• **WHAT THE EXERCISE ASKS**: Look through the entries below and extract exactly the lines from the one containing "2. Two adjacent" through the one containing "leenokes tiaveis ligaal", ends included.

• **INPUT DATA**:

- - - -

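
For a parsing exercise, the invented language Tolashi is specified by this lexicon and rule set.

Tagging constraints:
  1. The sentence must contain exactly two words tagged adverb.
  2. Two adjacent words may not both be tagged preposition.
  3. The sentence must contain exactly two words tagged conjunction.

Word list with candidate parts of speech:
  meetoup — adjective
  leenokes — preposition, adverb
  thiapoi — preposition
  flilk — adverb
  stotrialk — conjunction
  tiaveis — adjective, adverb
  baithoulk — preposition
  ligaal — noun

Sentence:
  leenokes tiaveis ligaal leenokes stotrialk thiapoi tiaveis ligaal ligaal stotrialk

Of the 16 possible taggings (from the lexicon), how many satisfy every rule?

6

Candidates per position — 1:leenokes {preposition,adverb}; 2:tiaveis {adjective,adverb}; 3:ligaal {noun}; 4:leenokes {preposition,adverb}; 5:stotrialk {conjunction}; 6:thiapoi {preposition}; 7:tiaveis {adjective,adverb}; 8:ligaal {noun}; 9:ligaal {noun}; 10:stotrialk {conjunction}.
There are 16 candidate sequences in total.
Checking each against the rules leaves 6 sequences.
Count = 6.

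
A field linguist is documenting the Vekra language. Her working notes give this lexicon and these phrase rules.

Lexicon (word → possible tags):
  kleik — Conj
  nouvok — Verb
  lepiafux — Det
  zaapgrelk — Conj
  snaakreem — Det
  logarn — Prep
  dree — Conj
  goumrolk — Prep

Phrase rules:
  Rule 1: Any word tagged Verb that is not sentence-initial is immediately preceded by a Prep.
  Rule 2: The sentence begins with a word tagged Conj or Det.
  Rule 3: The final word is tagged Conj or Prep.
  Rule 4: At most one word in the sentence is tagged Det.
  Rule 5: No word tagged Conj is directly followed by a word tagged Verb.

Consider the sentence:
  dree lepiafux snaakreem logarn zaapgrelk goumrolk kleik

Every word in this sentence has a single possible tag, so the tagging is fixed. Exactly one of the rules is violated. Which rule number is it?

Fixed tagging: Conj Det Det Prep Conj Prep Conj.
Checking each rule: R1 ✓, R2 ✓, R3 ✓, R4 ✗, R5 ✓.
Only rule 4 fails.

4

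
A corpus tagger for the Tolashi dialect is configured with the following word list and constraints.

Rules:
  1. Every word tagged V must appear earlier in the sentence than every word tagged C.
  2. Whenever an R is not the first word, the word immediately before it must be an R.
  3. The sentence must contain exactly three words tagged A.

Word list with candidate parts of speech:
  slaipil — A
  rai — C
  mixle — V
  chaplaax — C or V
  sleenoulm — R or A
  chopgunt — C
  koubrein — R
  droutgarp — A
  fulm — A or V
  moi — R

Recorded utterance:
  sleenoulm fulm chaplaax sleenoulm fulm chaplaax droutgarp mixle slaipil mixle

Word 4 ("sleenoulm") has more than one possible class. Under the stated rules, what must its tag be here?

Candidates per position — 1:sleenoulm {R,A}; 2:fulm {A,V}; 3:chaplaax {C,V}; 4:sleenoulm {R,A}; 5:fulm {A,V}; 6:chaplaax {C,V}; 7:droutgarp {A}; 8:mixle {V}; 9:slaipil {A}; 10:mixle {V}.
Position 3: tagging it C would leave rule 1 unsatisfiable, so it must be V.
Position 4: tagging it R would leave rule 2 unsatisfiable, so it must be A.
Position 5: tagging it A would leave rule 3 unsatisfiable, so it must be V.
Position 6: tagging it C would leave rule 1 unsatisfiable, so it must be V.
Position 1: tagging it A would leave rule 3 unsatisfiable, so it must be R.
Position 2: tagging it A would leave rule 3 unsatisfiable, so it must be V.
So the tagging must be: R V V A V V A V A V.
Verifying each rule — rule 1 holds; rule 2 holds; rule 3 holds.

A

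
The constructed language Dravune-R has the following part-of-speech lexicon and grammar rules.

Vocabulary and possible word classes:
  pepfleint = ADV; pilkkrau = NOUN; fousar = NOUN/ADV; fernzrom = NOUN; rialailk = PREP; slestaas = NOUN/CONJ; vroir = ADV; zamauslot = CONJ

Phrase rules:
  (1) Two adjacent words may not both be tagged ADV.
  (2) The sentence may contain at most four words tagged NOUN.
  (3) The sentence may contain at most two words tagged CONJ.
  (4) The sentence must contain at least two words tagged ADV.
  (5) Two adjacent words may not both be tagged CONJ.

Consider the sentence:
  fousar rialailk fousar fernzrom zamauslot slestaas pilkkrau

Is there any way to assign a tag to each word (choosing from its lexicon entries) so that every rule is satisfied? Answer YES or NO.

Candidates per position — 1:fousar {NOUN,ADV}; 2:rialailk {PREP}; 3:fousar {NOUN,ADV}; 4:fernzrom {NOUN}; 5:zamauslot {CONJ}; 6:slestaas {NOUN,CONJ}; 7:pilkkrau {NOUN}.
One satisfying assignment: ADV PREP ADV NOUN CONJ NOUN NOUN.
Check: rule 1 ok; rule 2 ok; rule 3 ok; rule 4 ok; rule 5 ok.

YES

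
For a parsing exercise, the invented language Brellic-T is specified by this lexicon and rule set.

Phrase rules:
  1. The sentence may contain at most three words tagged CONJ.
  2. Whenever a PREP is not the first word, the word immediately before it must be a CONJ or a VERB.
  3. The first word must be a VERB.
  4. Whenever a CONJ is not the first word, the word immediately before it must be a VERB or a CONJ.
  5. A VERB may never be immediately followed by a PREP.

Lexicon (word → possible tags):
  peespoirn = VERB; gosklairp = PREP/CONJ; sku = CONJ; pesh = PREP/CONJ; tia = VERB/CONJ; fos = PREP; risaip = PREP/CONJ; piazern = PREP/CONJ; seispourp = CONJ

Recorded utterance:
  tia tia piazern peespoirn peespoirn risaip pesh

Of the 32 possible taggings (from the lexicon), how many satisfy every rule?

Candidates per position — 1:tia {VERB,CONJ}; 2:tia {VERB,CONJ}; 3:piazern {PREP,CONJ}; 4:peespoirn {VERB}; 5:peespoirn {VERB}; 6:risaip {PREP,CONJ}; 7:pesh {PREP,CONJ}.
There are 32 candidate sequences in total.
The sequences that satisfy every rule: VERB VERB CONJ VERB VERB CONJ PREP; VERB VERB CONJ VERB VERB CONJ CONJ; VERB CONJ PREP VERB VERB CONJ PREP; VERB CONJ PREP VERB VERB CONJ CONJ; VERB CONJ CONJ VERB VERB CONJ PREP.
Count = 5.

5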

- - - -

• **REPLY**:
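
  2. Two adjacent words may not both be tagged preposition.
  3. The sentence must contain exactly two words tagged conjunction.

Word list with candidate parts of speech:
  meetoup — adjective
  leenokes — preposition, adverb
  thiapoi — preposition
  flilk — adverb
  stotrialk — conjunction
  tiaveis — adjective, adverb
  baithoulk — preposition
  ligaal — noun

Sentence:
  leenokes tiaveis ligaal leenokes stotrialk thiapoi tiaveis ligaal ligaal stotrialk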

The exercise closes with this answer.